[Opening DATA PROVIDED section]

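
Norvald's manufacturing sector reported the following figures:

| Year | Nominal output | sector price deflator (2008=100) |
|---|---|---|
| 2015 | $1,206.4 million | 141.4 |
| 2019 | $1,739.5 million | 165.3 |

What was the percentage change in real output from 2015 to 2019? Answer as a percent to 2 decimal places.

23.34%

Deflate each year: 2015 → 1206.4/1.414 = 853.18; 2019 → 1739.5/1.653 = 1052.33.
So real output changed by 1052.33/853.18 − 1 = 0.2334, i.e. 23.34%.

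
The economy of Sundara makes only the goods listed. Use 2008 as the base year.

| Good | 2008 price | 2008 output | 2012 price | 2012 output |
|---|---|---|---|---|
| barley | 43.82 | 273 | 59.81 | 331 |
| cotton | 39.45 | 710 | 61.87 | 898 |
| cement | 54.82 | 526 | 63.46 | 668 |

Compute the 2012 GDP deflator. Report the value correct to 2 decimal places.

Nominal GDP 2012 = 59.81·331 + 61.87·898 + 63.46·668 = 117747.65.
Real GDP 2012 (at 2008 prices) = 43.82·331 + 39.45·898 + 54.82·668 = 86550.28.
Deflator = Nominal/Real × 100 = 117747.65/86550.28 × 100 = 136.045.

136.05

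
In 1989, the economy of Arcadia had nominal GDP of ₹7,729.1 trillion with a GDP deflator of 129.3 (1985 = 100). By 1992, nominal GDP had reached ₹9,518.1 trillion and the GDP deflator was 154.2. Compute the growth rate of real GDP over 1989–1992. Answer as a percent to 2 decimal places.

3.26%

Real GDP 1989 = 7729.1 / 1.293 = 5977.65.
Real GDP 1992 = 9518.1 / 1.542 = 6172.57.
Real growth = 6172.57 / 5977.65 − 1 = 0.0326.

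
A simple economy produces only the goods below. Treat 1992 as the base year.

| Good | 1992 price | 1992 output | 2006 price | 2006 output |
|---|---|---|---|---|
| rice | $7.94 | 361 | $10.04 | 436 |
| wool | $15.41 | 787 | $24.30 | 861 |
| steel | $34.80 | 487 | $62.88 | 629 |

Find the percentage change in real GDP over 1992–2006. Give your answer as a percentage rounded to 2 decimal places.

20.91%

Real GDP 1992 = Nominal GDP 1992 = 7.94·361 + 15.41·787 + 34.80·487 = 31941.61.
Real GDP 2006 (at 1992 prices) = 7.94·436 + 15.41·861 + 34.80·629 = 38619.05.
Real growth = 38619.05/31941.61 − 1 = 0.2091.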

[Closing DATA PROVIDED section]

Scan the listing above for the word "base" and show each line where it is found.

** ANSWER TO THIS EXERCISE **
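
The economy of Sundara makes only the goods listed. Use 2008 as the base year.
A simple economy produces only the goods below. Treat 1992 as the base year.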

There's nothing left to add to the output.